▶ [Data section]:
──────────
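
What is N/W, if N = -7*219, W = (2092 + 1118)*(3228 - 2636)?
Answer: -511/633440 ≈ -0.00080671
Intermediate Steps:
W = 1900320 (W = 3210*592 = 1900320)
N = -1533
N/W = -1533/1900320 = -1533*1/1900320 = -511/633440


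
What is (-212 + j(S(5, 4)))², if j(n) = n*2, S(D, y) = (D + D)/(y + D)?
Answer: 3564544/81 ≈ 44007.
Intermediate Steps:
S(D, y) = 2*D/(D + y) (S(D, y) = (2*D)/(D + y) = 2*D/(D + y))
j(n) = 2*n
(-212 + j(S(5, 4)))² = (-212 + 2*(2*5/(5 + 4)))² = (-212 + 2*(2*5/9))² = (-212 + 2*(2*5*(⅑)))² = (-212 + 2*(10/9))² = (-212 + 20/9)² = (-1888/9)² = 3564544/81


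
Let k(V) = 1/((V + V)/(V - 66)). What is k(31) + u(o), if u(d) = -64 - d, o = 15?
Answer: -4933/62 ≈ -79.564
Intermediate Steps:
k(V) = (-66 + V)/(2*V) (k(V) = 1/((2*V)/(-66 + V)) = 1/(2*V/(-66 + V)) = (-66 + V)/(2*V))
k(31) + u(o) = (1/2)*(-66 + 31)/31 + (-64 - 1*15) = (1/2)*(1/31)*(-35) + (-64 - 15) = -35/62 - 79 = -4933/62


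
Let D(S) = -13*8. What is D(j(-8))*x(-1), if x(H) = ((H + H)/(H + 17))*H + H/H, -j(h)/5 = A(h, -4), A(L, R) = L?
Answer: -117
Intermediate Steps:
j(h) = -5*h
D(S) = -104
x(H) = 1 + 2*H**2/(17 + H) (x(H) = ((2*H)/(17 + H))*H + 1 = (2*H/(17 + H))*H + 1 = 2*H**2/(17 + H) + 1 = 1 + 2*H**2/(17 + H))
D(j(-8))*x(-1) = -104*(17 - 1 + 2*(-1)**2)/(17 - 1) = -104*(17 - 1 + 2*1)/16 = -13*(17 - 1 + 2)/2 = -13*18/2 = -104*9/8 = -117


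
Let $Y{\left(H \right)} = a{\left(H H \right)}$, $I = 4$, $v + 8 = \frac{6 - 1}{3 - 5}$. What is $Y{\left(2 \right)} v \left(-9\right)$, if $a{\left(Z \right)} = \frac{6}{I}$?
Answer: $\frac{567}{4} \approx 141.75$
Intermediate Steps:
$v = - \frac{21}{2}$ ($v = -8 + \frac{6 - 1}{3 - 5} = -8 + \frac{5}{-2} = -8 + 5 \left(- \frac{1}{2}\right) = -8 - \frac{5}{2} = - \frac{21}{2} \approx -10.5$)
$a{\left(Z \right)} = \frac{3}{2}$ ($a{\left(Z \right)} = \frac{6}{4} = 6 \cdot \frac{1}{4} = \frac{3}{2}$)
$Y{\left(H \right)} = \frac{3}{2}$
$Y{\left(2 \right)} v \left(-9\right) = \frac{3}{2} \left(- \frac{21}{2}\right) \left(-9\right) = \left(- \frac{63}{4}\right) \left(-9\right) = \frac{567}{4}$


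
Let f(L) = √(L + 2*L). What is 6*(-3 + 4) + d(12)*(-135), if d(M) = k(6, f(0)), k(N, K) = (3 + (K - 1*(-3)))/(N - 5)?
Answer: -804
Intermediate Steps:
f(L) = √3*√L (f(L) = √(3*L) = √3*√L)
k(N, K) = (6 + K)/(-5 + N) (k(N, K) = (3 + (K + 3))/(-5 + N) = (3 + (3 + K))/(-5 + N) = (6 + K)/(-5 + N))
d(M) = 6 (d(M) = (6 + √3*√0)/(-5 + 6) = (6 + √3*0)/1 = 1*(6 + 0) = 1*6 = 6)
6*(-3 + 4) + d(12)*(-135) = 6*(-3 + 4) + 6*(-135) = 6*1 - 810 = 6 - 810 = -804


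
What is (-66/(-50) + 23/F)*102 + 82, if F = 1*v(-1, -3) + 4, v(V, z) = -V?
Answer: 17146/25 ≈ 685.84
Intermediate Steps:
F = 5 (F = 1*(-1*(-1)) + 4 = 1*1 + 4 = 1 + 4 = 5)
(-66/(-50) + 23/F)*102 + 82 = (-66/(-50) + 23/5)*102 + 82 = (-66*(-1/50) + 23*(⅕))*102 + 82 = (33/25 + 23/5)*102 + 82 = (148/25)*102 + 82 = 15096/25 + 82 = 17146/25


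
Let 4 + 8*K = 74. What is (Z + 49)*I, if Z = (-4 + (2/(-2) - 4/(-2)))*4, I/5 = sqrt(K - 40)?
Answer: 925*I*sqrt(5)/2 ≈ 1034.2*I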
──────────
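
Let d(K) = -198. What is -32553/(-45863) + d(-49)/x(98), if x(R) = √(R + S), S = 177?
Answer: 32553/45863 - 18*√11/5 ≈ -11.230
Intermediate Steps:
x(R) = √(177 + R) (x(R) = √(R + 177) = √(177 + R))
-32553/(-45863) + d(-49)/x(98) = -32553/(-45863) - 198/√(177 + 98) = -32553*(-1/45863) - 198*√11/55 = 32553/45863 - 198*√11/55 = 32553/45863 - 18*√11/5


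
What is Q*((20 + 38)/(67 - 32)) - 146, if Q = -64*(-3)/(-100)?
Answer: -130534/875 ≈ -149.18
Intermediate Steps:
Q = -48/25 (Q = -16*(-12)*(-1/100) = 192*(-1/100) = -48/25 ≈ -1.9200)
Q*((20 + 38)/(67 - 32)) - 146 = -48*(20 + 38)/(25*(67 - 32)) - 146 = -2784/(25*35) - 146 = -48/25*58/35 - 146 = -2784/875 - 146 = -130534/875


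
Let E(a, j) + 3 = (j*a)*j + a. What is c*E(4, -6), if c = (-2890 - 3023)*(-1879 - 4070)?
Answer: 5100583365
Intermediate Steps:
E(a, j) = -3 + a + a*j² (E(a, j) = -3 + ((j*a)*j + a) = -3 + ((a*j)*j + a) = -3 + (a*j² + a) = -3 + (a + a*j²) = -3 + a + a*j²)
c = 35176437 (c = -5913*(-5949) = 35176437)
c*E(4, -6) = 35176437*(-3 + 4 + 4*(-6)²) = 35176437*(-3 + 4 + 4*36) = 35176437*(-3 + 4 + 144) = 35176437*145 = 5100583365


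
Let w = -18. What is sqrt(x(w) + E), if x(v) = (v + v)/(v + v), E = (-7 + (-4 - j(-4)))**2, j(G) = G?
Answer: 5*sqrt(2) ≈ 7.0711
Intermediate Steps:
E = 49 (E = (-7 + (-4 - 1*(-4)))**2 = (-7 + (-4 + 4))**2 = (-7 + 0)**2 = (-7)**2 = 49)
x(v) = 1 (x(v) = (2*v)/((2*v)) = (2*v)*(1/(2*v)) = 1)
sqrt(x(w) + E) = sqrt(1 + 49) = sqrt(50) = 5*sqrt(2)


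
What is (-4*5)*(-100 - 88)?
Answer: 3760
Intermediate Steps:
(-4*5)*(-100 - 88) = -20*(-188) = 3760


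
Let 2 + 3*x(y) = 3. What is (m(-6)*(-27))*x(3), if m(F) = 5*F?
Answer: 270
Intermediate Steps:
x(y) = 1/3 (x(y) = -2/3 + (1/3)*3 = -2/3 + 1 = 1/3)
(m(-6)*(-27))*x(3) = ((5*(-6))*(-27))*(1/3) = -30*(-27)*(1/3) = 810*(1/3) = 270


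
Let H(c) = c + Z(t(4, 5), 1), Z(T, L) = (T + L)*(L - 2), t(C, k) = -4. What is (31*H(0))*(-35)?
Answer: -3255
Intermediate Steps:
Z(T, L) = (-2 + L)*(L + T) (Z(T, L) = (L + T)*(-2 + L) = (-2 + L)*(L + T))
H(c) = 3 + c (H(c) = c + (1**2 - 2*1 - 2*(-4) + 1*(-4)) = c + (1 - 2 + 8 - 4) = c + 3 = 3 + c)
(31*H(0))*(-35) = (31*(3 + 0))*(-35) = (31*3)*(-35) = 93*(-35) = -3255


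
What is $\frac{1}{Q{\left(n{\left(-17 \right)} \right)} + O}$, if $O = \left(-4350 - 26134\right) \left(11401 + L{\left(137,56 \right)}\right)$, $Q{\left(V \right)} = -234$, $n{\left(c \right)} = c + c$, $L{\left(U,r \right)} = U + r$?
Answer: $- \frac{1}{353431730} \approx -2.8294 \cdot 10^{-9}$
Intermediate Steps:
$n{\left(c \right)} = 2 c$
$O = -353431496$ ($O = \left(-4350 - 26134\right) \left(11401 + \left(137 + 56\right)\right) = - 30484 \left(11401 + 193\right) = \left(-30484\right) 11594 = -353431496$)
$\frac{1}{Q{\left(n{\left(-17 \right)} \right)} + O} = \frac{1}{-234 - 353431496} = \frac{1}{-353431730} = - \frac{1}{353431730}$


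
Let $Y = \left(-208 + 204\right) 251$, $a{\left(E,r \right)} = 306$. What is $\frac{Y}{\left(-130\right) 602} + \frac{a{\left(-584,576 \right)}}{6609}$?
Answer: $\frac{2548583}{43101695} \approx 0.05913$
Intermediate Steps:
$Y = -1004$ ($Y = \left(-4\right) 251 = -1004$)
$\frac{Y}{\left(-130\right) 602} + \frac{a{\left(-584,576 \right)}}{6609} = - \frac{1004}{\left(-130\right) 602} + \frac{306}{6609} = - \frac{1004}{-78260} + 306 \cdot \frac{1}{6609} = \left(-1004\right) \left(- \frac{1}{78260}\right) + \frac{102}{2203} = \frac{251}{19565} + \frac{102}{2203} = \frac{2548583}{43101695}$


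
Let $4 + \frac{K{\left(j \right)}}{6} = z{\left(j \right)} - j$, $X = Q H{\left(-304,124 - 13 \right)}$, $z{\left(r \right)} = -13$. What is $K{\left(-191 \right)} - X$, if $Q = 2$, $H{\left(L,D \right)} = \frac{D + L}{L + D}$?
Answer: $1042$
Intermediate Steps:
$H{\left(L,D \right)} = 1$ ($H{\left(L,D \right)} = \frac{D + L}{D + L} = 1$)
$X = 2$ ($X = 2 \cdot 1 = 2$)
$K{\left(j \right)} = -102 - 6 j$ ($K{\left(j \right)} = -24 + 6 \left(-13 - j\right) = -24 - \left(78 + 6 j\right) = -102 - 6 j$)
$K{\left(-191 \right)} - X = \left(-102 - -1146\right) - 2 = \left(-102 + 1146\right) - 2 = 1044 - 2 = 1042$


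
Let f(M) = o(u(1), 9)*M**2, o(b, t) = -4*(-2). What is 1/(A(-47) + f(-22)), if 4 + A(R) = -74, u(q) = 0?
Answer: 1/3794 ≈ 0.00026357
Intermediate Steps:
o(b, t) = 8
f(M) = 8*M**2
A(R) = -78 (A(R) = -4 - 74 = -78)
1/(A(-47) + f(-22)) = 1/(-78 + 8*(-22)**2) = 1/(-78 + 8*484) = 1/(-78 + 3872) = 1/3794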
──────────
▶ [Assignment]: Output the material above exactly, but only from the line that carries "What is N/W, if" through the line that carries "Answer: 3564544/81 ≈ 44007.".

▶ [Exercise solution]:
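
What is N/W, if N = -7*219, W = (2092 + 1118)*(3228 - 2636)?
Answer: -511/633440 ≈ -0.00080671
Intermediate Steps:
W = 1900320 (W = 3210*592 = 1900320)
N = -1533
N/W = -1533/1900320 = -1533*1/1900320 = -511/633440


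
What is (-212 + j(S(5, 4)))², if j(n) = n*2, S(D, y) = (D + D)/(y + D)?
Answer: 3564544/81 ≈ 44007.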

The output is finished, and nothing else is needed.